[Task directions]:
Do any lines in the data below contain "scheduler"? If so, copy every one of them.

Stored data
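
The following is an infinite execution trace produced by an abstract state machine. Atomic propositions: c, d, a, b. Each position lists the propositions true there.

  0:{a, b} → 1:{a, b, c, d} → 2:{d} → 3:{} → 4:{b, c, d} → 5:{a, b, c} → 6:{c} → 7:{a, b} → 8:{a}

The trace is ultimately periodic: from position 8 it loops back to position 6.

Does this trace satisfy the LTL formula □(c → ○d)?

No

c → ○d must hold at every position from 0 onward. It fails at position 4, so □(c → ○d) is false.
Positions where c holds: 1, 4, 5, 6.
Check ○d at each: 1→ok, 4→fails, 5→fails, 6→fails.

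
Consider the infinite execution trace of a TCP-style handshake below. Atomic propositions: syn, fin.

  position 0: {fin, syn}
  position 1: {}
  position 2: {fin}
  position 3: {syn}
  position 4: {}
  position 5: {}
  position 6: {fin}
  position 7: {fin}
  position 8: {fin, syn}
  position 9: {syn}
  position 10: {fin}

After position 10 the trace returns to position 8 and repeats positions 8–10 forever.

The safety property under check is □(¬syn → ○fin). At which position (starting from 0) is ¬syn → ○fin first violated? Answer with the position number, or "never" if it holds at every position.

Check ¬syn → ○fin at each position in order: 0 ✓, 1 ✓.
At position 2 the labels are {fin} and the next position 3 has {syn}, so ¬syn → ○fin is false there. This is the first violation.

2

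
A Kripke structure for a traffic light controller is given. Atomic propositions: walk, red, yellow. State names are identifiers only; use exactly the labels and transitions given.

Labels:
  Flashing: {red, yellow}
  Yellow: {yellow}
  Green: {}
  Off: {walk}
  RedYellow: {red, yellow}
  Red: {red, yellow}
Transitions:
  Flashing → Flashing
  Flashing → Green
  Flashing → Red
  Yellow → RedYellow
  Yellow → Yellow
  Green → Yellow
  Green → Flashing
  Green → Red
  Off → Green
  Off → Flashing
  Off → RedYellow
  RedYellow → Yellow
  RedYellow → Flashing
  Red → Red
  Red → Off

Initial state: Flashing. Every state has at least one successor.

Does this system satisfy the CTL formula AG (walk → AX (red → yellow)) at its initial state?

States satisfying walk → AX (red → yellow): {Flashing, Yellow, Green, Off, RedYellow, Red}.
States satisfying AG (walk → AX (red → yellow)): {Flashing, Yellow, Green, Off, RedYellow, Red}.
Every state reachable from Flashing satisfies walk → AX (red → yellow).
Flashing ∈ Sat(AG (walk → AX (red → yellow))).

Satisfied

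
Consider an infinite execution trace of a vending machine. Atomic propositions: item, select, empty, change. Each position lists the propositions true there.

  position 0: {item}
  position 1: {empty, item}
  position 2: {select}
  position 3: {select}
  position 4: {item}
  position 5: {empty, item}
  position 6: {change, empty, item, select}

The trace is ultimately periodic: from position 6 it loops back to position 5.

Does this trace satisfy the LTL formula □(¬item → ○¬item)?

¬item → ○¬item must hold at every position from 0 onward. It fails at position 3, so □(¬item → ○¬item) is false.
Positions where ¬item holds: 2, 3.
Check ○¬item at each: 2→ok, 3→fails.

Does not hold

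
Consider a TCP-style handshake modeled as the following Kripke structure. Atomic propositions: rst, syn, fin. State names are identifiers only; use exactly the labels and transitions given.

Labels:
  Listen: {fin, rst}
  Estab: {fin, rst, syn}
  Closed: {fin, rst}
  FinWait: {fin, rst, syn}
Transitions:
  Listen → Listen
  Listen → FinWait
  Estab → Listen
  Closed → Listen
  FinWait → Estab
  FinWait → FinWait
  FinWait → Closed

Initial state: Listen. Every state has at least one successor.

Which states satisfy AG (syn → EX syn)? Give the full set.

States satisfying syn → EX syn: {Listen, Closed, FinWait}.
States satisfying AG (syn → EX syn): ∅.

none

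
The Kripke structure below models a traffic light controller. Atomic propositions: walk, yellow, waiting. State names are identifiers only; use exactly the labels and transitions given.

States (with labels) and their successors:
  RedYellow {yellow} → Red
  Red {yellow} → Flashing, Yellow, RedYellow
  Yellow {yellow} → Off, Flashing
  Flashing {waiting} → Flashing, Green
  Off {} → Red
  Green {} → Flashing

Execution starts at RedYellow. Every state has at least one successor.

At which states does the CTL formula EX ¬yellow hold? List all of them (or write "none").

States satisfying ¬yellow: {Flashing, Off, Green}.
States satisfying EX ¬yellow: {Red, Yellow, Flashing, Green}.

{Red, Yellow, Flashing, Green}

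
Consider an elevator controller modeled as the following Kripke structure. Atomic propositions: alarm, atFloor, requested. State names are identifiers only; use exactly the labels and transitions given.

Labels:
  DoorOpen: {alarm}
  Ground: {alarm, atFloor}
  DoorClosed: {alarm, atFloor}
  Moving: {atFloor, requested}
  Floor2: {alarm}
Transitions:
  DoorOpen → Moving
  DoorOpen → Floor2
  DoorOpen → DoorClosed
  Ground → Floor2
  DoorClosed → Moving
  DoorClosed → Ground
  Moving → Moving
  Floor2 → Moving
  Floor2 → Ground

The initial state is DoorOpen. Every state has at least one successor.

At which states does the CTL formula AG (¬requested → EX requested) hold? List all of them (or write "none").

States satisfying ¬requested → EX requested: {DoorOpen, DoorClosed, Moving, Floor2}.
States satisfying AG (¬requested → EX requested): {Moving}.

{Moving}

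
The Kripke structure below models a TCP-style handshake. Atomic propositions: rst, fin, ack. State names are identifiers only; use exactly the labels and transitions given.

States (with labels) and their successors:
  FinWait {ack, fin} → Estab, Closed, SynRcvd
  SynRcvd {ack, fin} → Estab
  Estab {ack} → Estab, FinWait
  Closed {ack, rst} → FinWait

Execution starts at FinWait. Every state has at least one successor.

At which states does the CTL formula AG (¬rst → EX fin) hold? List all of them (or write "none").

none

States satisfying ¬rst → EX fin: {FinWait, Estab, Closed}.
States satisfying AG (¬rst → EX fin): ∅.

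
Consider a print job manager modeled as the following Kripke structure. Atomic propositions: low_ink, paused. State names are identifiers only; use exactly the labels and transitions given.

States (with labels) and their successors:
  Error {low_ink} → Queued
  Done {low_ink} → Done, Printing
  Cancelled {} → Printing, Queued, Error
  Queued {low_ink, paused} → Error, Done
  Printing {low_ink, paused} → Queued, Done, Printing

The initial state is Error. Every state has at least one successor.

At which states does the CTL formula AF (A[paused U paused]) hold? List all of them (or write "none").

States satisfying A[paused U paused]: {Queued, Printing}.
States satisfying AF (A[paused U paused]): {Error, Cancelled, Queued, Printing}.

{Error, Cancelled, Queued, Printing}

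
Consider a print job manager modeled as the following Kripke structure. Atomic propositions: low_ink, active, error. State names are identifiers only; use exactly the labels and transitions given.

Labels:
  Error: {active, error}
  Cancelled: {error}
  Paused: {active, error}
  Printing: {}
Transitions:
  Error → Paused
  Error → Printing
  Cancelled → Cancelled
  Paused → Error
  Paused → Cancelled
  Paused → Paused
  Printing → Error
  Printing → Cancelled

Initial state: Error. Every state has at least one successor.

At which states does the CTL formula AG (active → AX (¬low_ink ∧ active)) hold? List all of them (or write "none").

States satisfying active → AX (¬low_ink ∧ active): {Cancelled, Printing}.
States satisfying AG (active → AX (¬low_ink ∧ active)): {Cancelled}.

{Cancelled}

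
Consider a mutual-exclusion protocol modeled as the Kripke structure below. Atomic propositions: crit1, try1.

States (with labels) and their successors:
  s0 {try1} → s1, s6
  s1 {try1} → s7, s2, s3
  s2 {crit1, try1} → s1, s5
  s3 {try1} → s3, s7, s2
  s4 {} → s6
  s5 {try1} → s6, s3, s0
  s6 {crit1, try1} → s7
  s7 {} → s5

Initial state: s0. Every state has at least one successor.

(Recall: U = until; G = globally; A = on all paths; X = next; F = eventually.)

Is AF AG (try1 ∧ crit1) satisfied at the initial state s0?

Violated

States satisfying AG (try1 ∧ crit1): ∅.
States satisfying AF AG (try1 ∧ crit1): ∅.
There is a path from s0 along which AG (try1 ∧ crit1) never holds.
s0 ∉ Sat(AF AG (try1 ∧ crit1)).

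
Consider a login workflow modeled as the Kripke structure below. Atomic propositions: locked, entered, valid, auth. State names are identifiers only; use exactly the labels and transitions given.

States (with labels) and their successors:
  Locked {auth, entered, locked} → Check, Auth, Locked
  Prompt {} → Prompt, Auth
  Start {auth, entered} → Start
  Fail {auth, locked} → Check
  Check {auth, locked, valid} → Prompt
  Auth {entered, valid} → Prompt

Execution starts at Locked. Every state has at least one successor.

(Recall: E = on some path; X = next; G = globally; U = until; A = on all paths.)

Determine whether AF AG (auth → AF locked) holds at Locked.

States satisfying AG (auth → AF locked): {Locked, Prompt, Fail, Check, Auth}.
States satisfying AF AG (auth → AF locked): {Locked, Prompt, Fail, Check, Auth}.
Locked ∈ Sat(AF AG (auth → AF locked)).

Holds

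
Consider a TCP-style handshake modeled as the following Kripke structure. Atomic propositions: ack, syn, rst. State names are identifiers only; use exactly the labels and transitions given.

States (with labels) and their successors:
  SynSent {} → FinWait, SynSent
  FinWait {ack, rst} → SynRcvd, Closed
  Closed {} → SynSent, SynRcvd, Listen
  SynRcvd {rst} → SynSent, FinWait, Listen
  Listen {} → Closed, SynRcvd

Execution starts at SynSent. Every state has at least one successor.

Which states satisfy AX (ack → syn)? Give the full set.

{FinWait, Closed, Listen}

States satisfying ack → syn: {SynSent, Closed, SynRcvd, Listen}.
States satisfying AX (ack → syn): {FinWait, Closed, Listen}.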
...
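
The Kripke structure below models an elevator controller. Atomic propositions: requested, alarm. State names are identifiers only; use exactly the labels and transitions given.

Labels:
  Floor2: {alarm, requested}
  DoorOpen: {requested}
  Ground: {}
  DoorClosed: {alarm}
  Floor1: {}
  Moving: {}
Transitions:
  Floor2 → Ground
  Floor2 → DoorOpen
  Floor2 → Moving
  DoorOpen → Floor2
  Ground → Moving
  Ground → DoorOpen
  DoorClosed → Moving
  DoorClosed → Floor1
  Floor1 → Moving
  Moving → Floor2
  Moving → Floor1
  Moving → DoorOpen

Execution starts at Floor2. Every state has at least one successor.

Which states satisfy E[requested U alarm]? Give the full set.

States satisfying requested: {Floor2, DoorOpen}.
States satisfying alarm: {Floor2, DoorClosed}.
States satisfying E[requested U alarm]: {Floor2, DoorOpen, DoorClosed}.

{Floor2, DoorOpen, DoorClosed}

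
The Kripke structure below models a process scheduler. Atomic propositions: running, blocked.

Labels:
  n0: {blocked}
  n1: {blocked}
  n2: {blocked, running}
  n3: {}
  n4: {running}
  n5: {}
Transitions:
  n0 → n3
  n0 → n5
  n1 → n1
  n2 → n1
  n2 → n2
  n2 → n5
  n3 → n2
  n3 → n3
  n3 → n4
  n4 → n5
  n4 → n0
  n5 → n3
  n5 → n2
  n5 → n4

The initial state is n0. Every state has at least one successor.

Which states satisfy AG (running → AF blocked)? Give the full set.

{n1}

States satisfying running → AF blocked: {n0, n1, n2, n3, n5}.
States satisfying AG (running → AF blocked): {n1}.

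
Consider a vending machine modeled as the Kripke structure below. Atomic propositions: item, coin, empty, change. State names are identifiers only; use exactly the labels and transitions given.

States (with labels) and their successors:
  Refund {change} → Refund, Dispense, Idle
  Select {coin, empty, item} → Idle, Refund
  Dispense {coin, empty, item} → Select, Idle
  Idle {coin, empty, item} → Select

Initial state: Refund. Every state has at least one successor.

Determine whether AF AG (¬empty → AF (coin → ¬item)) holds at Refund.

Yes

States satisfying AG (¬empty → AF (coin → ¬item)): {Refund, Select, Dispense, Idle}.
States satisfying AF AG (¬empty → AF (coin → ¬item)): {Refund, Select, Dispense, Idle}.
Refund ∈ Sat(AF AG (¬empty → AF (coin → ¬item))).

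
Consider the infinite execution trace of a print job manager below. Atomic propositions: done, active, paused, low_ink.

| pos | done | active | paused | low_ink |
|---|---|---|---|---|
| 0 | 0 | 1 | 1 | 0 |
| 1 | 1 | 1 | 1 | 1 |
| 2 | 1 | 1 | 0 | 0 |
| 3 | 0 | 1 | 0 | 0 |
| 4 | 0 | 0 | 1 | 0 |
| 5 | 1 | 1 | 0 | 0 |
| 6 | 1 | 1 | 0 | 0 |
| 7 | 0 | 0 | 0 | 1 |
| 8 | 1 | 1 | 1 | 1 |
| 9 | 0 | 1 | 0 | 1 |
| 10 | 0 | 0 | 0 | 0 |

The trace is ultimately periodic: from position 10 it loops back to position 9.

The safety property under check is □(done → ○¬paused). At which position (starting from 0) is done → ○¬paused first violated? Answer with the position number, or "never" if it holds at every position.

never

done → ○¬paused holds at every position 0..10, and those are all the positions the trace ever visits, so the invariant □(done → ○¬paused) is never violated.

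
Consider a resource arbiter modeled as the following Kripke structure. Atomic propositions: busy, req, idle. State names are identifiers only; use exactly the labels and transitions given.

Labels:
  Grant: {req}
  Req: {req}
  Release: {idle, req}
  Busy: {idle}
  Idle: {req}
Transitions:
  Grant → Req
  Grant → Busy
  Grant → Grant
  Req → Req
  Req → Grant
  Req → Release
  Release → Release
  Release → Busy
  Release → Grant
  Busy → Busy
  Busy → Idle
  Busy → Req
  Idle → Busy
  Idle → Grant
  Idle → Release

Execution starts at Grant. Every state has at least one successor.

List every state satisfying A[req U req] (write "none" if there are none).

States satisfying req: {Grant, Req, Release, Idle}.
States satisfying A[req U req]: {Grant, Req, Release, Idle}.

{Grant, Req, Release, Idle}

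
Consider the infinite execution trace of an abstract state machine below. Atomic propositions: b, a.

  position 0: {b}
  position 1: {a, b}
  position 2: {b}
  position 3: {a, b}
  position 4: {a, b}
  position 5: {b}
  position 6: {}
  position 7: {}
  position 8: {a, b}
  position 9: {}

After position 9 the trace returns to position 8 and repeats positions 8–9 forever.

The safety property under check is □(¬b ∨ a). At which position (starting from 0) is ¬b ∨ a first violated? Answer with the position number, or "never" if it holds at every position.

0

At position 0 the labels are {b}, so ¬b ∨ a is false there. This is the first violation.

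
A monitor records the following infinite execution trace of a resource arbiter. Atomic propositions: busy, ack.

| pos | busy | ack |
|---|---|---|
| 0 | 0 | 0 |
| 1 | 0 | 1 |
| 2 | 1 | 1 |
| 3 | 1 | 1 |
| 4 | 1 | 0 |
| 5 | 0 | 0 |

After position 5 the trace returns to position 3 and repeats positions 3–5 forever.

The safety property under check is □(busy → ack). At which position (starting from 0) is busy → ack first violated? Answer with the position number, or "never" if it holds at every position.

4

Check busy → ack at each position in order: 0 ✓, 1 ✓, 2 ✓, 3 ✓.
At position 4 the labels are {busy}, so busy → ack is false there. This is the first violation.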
---
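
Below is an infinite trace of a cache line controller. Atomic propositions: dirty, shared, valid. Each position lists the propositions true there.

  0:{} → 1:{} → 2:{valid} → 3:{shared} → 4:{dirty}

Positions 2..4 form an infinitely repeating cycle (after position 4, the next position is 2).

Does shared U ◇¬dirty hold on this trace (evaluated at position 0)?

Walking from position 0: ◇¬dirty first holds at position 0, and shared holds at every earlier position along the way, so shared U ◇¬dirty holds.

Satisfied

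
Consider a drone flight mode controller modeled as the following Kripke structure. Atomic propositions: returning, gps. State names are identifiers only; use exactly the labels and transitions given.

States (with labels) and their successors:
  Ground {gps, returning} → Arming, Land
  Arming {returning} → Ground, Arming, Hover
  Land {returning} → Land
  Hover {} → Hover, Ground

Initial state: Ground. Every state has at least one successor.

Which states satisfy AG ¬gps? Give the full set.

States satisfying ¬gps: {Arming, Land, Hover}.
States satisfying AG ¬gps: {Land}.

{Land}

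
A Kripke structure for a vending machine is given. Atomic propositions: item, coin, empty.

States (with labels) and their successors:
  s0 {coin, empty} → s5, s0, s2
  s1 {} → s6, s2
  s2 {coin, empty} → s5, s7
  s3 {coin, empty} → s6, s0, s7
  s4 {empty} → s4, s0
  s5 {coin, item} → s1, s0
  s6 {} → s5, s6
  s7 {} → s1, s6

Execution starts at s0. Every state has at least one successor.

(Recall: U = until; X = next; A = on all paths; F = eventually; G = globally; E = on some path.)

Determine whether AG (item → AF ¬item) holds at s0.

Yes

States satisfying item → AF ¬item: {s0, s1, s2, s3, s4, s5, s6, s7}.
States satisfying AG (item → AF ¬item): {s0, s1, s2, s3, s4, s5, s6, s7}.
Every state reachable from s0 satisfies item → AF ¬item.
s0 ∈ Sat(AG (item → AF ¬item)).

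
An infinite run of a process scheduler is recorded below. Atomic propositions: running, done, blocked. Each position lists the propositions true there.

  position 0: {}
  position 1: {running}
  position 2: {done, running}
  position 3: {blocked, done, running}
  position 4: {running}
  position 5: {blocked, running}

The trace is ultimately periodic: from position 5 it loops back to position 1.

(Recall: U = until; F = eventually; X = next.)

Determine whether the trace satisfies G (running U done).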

[Reply]:
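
The Kripke structure below models a process scheduler. Atomic propositions: running, blocked.
An infinite run of a process scheduler is recorded below. Atomic propositions: running, done, blocked. Each position lists the propositions true there.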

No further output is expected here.